# EXERCISE
Your answer should be the records below, written out exactly.

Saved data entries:

────────────────────────────────────────

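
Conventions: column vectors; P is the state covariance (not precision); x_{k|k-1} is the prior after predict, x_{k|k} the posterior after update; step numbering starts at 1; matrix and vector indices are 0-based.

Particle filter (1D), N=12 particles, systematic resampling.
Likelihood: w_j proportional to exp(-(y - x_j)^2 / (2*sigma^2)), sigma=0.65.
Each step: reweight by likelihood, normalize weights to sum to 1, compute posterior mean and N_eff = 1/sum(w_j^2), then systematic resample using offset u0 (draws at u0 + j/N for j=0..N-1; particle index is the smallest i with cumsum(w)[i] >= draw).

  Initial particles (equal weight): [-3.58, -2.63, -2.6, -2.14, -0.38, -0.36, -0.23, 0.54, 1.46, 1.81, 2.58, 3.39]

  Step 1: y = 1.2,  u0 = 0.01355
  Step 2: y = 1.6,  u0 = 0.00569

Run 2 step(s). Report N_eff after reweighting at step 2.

N_eff = 9.4802

step 1: w=[0.0000, 0.0000, 0.0000, 0.0000, 0.0211, 0.0227, 0.0360, 0.2418, 0.3738, 0.2607, 0.0425, 0.0014]  mean=1.2380  Neff=3.7010  idx=[4, 7, 7, 7, 8, 8, 8, 8, 8, 9, 9, 9]
step 2: w=[0.0011, 0.0310, 0.0310, 0.0310, 0.1145, 0.1145, 0.1145, 0.1145, 0.1145, 0.1112, 0.1112, 0.1112]  mean=1.4891  Neff=9.4802  idx=[1, 3, 4, 5, 6, 6, 7, 8, 9, 9, 10, 11]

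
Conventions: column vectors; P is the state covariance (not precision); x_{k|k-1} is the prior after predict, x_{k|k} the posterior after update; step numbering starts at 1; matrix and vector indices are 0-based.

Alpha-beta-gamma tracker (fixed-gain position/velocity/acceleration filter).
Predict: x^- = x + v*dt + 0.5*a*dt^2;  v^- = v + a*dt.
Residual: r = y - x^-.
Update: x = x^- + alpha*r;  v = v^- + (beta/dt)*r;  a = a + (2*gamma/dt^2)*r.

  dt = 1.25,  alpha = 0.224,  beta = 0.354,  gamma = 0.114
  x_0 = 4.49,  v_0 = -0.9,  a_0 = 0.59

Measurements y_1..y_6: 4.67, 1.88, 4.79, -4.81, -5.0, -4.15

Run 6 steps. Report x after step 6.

step 1: x_pred=3.8259  r=0.8441  x^+=4.0150  v^+=0.0765  a^+=0.7132
step 2: x_pred=4.6678  r=-2.7878  x^+=4.0434  v^+=0.1785  a^+=0.3064
step 3: x_pred=4.5058  r=0.2842  x^+=4.5695  v^+=0.6419  a^+=0.3478
step 4: x_pred=5.6436  r=-10.4536  x^+=3.3020  v^+=-1.8838  a^+=-1.1776
step 5: x_pred=0.0273  r=-5.0273  x^+=-1.0988  v^+=-4.7794  a^+=-1.9111
step 6: x_pred=-8.5662  r=4.4162  x^+=-7.5770  v^+=-5.9177  a^+=-1.2667

x_post = -7.5770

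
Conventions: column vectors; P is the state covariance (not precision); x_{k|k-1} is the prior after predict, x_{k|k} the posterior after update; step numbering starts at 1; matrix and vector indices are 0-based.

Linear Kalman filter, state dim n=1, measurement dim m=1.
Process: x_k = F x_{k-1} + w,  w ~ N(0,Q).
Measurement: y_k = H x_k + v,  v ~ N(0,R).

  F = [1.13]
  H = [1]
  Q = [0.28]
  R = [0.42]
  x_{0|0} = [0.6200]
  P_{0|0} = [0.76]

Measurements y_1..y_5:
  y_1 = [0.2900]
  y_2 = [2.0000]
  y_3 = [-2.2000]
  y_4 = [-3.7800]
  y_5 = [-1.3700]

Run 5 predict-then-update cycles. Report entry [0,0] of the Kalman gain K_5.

K[0,0] = 0.5862

step 1: x^-=[0.7006]  P^-=[1.2504]  S=[1.6704]  K=[0.7486]  nu=[-0.4106]  x^+=[0.3932]  P^+=[0.3144]
step 2: x^-=[0.4444]  P^-=[0.6815]  S=[1.1015]  K=[0.6187]  nu=[1.5556]  x^+=[1.4068]  P^+=[0.2598]
step 3: x^-=[1.5897]  P^-=[0.6118]  S=[1.0318]  K=[0.5929]  nu=[-3.7897]  x^+=[-0.6574]  P^+=[0.2490]
step 4: x^-=[-0.7428]  P^-=[0.5980]  S=[1.0180]  K=[0.5874]  nu=[-3.0372]  x^+=[-2.5269]  P^+=[0.2467]
step 5: x^-=[-2.8554]  P^-=[0.5950]  S=[1.0150]  K=[0.5862]  nu=[1.4854]  x^+=[-1.9846]  P^+=[0.2462]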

────────────────────────────────────────

# YOUR RESPONSE
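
Conventions: column vectors; P is the state covariance (not precision); x_{k|k-1} is the prior after predict, x_{k|k} the posterior after update; step numbering starts at 1; matrix and vector indices are 0-based.

Particle filter (1D), N=12 particles, systematic resampling.
Likelihood: w_j proportional to exp(-(y - x_j)^2 / (2*sigma^2)), sigma=0.65.
Each step: reweight by likelihood, normalize weights to sum to 1, compute posterior mean and N_eff = 1/sum(w_j^2), then systematic resample using offset u0 (draws at u0 + j/N for j=0..N-1; particle index is the smallest i with cumsum(w)[i] >= draw).

  Initial particles (equal weight): [-3.58, -2.63, -2.6, -2.14, -0.38, -0.36, -0.23, 0.54, 1.46, 1.81, 2.58, 3.39]

  Step 1: y = 1.2,  u0 = 0.01355
  Step 2: y = 1.6,  u0 = 0.00569

Run 2 step(s). Report N_eff after reweighting at step 2.

N_eff = 9.4802

step 1: w=[0.0000, 0.0000, 0.0000, 0.0000, 0.0211, 0.0227, 0.0360, 0.2418, 0.3738, 0.2607, 0.0425, 0.0014]  mean=1.2380  Neff=3.7010  idx=[4, 7, 7, 7, 8, 8, 8, 8, 8, 9, 9, 9]
step 2: w=[0.0011, 0.0310, 0.0310, 0.0310, 0.1145, 0.1145, 0.1145, 0.1145, 0.1145, 0.1112, 0.1112, 0.1112]  mean=1.4891  Neff=9.4802  idx=[1, 3, 4, 5, 6, 6, 7, 8, 9, 9, 10, 11]

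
Conventions: column vectors; P is the state covariance (not precision); x_{k|k-1} is the prior after predict, x_{k|k} the posterior after update; step numbering starts at 1; matrix and vector indices are 0-based.

Alpha-beta-gamma tracker (fixed-gain position/velocity/acceleration filter).
Predict: x^- = x + v*dt + 0.5*a*dt^2;  v^- = v + a*dt.
Residual: r = y - x^-.
Update: x = x^- + alpha*r;  v = v^- + (beta/dt)*r;  a = a + (2*gamma/dt^2)*r.

  dt = 1.25,  alpha = 0.224,  beta = 0.354,  gamma = 0.114
  x_0 = 4.49,  v_0 = -0.9,  a_0 = 0.59

Measurements y_1..y_6: 4.67, 1.88, 4.79, -4.81, -5.0, -4.15

Run 6 steps. Report x after step 6.

step 1: x_pred=3.8259  r=0.8441  x^+=4.0150  v^+=0.0765  a^+=0.7132
step 2: x_pred=4.6678  r=-2.7878  x^+=4.0434  v^+=0.1785  a^+=0.3064
step 3: x_pred=4.5058  r=0.2842  x^+=4.5695  v^+=0.6419  a^+=0.3478
step 4: x_pred=5.6436  r=-10.4536  x^+=3.3020  v^+=-1.8838  a^+=-1.1776
step 5: x_pred=0.0273  r=-5.0273  x^+=-1.0988  v^+=-4.7794  a^+=-1.9111
step 6: x_pred=-8.5662  r=4.4162  x^+=-7.5770  v^+=-5.9177  a^+=-1.2667

x_post = -7.5770

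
Conventions: column vectors; P is the state covariance (not precision); x_{k|k-1} is the prior after predict, x_{k|k} the posterior after update; step numbering starts at 1; matrix and vector indices are 0-based.

Linear Kalman filter, state dim n=1, measurement dim m=1.
Process: x_k = F x_{k-1} + w,  w ~ N(0,Q).
Measurement: y_k = H x_k + v,  v ~ N(0,R).

  F = [1.13]
  H = [1]
  Q = [0.28]
  R = [0.42]
  x_{0|0} = [0.6200]
  P_{0|0} = [0.76]

Measurements y_1..y_5:
  y_1 = [0.2900]
  y_2 = [2.0000]
  y_3 = [-2.2000]
  y_4 = [-3.7800]
  y_5 = [-1.3700]

Run 5 predict-then-update cycles. Report entry [0,0] of the Kalman gain K_5.

K[0,0] = 0.5862

step 1: x^-=[0.7006]  P^-=[1.2504]  S=[1.6704]  K=[0.7486]  nu=[-0.4106]  x^+=[0.3932]  P^+=[0.3144]
step 2: x^-=[0.4444]  P^-=[0.6815]  S=[1.1015]  K=[0.6187]  nu=[1.5556]  x^+=[1.4068]  P^+=[0.2598]
step 3: x^-=[1.5897]  P^-=[0.6118]  S=[1.0318]  K=[0.5929]  nu=[-3.7897]  x^+=[-0.6574]  P^+=[0.2490]
step 4: x^-=[-0.7428]  P^-=[0.5980]  S=[1.0180]  K=[0.5874]  nu=[-3.0372]  x^+=[-2.5269]  P^+=[0.2467]
step 5: x^-=[-2.8554]  P^-=[0.5950]  S=[1.0150]  K=[0.5862]  nu=[1.4854]  x^+=[-1.9846]  P^+=[0.2462]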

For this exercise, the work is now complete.